Start of Records supplied

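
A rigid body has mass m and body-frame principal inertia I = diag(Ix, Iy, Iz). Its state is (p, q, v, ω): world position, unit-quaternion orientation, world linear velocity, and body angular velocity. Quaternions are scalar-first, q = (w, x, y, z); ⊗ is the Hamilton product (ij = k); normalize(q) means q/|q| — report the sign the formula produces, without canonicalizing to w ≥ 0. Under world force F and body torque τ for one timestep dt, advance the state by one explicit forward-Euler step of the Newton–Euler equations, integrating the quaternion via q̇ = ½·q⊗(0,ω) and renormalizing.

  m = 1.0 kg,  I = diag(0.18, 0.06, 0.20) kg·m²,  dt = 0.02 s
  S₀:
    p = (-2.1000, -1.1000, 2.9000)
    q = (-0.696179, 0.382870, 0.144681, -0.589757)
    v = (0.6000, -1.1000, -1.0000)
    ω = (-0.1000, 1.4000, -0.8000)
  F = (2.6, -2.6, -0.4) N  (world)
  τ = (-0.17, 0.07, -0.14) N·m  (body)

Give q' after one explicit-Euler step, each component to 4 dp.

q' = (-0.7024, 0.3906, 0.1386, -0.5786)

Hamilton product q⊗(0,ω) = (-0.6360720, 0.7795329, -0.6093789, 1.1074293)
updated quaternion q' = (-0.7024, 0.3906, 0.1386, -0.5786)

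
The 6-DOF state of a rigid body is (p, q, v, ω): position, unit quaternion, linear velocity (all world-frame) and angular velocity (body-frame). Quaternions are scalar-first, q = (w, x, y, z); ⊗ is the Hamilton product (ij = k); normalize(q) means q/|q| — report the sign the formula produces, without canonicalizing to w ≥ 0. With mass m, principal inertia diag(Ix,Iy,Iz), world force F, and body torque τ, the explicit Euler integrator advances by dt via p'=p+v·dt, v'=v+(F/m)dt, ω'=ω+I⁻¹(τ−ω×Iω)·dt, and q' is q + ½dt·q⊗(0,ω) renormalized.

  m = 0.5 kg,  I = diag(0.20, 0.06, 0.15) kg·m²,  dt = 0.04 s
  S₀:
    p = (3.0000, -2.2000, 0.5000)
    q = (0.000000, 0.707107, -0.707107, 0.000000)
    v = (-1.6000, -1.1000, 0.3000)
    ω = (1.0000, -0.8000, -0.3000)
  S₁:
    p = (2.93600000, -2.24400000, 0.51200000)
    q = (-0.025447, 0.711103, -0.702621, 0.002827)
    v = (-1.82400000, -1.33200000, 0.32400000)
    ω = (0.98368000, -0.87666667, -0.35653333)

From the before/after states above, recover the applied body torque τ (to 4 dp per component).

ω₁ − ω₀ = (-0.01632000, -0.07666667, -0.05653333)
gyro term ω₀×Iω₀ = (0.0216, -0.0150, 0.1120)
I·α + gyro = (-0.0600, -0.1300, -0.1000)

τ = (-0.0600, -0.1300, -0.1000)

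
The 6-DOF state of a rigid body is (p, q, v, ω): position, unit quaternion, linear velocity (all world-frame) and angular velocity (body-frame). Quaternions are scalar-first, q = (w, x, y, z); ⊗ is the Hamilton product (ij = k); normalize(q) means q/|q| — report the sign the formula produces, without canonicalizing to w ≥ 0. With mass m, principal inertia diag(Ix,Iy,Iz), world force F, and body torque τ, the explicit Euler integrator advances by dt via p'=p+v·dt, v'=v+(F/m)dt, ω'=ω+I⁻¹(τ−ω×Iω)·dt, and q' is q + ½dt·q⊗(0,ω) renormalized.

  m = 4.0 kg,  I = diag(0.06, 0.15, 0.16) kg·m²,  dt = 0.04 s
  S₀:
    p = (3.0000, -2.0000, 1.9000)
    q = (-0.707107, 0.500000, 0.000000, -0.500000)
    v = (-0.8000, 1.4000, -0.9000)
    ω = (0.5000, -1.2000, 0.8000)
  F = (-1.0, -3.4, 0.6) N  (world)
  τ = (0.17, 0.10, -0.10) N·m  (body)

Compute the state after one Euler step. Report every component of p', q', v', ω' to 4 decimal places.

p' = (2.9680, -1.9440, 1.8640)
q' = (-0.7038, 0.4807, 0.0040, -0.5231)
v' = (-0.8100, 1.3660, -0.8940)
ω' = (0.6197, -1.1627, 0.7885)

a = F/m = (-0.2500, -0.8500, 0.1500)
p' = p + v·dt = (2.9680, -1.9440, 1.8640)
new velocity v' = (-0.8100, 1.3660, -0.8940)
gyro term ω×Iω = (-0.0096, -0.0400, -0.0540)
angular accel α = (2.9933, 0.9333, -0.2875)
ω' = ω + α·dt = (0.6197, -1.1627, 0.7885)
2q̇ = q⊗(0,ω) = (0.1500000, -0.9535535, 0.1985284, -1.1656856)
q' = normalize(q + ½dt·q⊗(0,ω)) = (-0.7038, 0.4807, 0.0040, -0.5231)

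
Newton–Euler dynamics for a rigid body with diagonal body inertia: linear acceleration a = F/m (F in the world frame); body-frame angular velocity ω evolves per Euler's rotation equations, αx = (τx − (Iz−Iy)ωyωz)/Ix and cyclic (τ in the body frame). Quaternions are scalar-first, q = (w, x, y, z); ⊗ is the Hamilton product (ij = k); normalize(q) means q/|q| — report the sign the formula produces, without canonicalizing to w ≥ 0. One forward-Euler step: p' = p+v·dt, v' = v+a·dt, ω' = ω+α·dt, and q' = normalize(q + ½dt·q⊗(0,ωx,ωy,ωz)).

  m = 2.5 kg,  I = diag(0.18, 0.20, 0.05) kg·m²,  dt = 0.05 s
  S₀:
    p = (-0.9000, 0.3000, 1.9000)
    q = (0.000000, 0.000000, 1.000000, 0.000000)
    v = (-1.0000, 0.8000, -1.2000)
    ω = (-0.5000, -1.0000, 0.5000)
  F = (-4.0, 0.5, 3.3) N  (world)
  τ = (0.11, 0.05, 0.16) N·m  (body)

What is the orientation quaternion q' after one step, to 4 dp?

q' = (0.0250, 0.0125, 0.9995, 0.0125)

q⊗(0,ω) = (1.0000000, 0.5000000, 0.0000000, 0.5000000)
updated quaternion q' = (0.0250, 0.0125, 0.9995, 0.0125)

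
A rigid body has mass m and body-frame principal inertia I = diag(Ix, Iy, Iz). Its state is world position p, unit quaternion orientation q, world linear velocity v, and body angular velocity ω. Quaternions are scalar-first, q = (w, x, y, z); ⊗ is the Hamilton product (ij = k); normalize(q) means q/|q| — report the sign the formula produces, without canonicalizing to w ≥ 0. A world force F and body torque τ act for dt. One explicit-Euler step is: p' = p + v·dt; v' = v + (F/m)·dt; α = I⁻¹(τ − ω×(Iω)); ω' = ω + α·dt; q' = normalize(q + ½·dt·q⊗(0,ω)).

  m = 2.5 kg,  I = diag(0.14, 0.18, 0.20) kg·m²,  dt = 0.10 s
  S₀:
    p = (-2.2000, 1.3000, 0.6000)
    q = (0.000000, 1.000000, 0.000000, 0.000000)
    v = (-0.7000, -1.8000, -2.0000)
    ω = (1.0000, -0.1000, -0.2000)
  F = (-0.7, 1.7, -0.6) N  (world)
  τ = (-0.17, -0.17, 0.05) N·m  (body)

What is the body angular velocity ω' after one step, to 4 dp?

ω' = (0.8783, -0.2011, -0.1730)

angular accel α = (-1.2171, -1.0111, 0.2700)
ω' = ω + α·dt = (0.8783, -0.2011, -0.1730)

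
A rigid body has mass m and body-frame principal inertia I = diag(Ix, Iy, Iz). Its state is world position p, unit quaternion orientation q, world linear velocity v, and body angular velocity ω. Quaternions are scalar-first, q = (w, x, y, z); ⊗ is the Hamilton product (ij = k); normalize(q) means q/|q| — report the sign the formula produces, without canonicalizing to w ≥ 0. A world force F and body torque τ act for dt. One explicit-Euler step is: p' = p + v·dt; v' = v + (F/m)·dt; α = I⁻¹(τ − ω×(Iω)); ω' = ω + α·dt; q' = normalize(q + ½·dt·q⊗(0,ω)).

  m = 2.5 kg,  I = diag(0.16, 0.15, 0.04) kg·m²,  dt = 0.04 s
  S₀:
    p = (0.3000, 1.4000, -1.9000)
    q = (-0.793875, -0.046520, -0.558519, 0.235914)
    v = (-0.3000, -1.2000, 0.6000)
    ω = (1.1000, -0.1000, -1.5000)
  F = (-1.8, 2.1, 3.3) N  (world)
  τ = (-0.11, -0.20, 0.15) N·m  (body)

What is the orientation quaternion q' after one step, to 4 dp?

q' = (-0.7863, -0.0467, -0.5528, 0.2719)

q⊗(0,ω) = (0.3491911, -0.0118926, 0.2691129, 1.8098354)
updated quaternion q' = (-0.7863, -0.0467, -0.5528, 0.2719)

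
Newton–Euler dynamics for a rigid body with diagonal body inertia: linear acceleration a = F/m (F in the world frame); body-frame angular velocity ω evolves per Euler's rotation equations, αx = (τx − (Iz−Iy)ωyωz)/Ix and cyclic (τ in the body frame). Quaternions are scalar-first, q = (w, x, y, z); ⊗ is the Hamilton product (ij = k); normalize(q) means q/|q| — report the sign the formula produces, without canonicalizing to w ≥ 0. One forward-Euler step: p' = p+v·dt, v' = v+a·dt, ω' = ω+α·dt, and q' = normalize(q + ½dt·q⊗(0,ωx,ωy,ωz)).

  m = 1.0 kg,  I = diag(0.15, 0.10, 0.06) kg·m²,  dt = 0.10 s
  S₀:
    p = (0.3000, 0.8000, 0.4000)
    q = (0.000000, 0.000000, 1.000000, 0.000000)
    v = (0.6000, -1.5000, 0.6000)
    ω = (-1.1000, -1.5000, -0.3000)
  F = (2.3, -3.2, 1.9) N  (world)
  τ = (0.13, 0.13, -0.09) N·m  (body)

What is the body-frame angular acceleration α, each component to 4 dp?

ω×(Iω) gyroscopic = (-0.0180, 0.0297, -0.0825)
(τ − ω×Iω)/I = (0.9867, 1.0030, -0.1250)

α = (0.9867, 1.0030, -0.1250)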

End of Records supplied

The lines above from the one with "diag(0.15, 0.10, 0.06)" through the one with "τ = (0.13, 0.13, -0.09)" are to be duplicated exactly, ends included, with nothing added.

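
  m = 1.0 kg,  I = diag(0.15, 0.10, 0.06) kg·m²,  dt = 0.10 s
  S₀:
    p = (0.3000, 0.8000, 0.4000)
    q = (0.000000, 0.000000, 1.000000, 0.000000)
    v = (0.6000, -1.5000, 0.6000)
    ω = (-1.1000, -1.5000, -0.3000)
  F = (2.3, -3.2, 1.9) N  (world)
  τ = (0.13, 0.13, -0.09) N·m  (body)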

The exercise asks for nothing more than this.